◆ Your task
The data below holds a line containing "26.15 — Glass bottles: 25.5%" and a line containing "92.41 — Centrifugal pumps: ¥5.13/unit"; please quote exactly those two lines and every line between them, and nothing else.

◆ Data for review
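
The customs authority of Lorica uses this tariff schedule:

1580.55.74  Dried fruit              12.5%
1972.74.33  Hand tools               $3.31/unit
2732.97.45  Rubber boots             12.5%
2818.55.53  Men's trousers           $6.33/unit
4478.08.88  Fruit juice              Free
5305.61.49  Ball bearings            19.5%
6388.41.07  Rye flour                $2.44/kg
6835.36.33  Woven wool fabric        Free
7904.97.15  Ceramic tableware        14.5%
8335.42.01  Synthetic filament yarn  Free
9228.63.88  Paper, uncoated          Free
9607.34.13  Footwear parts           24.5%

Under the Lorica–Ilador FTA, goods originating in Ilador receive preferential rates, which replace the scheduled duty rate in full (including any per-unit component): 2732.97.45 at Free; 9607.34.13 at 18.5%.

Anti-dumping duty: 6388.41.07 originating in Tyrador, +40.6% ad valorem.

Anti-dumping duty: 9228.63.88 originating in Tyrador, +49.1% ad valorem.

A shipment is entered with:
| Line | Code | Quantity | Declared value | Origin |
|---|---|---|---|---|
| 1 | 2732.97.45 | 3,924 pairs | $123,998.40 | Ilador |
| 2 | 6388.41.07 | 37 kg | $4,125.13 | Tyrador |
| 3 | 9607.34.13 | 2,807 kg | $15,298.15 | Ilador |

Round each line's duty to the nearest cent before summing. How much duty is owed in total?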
* * *
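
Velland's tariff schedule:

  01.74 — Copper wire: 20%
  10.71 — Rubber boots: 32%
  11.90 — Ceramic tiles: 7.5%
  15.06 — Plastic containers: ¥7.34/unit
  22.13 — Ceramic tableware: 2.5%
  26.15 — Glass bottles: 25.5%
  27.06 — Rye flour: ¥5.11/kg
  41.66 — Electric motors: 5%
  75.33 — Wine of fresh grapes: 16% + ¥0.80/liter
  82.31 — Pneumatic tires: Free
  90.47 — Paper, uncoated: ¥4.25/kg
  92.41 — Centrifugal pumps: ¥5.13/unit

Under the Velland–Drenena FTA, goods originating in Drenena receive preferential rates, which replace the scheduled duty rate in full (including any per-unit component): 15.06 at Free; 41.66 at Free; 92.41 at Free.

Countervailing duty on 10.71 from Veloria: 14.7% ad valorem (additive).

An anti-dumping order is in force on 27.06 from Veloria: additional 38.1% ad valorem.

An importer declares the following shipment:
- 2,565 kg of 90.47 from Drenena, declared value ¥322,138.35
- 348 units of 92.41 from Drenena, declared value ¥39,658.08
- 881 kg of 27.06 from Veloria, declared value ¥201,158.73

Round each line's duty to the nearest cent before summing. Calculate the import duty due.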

◆ Response to this exercise
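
  26.15 — Glass bottles: 25.5%
  27.06 — Rye flour: ¥5.11/kg
  41.66 — Electric motors: 5%
  75.33 — Wine of fresh grapes: 16% + ¥0.80/liter
  82.31 — Pneumatic tires: Free
  90.47 — Paper, uncoated: ¥4.25/kg
  92.41 — Centrifugal pumps: ¥5.13/unit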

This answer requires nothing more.